┏━━
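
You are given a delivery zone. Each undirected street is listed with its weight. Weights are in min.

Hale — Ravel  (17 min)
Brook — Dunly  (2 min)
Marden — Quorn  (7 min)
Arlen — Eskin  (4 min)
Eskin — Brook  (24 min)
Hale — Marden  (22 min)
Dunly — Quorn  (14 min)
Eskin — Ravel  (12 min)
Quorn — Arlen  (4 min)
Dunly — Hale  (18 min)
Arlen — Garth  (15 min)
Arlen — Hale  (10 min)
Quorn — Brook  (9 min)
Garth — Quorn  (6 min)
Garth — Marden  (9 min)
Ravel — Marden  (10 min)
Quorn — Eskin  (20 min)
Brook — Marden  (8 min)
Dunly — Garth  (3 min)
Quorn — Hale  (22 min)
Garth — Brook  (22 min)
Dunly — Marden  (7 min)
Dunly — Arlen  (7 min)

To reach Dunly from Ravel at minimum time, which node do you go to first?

Marden

Compare a few routes:
Ravel–Marden–Dunly: 10+7 = 17
Ravel–Eskin–Arlen–Dunly: 12+4+7 = 23
Ravel–Marden–Garth–Dunly: 10+9+3 = 22
Ravel–Marden–Brook–Dunly: 10+8+2 = 20
Cheapest is Ravel–Marden–Dunly at 17 min.
So from Ravel the first move is to Marden.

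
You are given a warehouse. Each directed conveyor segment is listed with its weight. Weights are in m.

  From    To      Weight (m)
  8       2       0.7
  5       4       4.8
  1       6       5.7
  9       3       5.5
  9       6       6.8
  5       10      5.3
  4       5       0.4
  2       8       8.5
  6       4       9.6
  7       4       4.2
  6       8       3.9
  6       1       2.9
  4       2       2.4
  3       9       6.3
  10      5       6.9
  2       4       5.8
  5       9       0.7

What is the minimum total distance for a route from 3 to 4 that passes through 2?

23.5 m

Best 3 to 2: 3–9–6–8–2 costing 17.7
Shortest 2→4: 2–4 = 5.8
Total via 2: 17.7 + 5.8 = 23.5 m.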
┗━━
- What to produce -
Write out the material exactly as given.

- Result of the exercise -
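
You are given a delivery zone. Each undirected street is listed with its weight. Weights are in min.

Hale — Ravel  (17 min)
Brook — Dunly  (2 min)
Marden — Quorn  (7 min)
Arlen — Eskin  (4 min)
Eskin — Brook  (24 min)
Hale — Marden  (22 min)
Dunly — Quorn  (14 min)
Eskin — Ravel  (12 min)
Quorn — Arlen  (4 min)
Dunly — Hale  (18 min)
Arlen — Garth  (15 min)
Arlen — Hale  (10 min)
Quorn — Brook  (9 min)
Garth — Quorn  (6 min)
Garth — Marden  (9 min)
Ravel — Marden  (10 min)
Quorn — Eskin  (20 min)
Brook — Marden  (8 min)
Dunly — Garth  (3 min)
Quorn — Hale  (22 min)
Garth — Brook  (22 min)
Dunly — Marden  (7 min)
Dunly — Arlen  (7 min)

To reach Dunly from Ravel at minimum time, which node do you go to first?

Marden

Compare a few routes:
Ravel–Marden–Dunly: 10+7 = 17
Ravel–Eskin–Arlen–Dunly: 12+4+7 = 23
Ravel–Marden–Garth–Dunly: 10+9+3 = 22
Ravel–Marden–Brook–Dunly: 10+8+2 = 20
Cheapest is Ravel–Marden–Dunly at 17 min.
So from Ravel the first move is to Marden.

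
You are given a warehouse. Each directed conveyor segment is listed with its weight. Weights are in m.

  From    To      Weight (m)
  8       2       0.7
  5       4       4.8
  1       6       5.7
  9       3       5.5
  9       6       6.8
  5       10      5.3
  4       5       0.4
  2       8       8.5
  6       4       9.6
  7       4       4.2
  6       8       3.9
  6       1       2.9
  4       2       2.4
  3       9       6.3
  10      5       6.9
  2       4       5.8
  5       9       0.7

What is the minimum total distance for a route from 3 to 4 that passes through 2?

23.5 m

Best 3 to 2: 3–9–6–8–2 costing 17.7
Shortest 2→4: 2–4 = 5.8
Total via 2: 17.7 + 5.8 = 23.5 m.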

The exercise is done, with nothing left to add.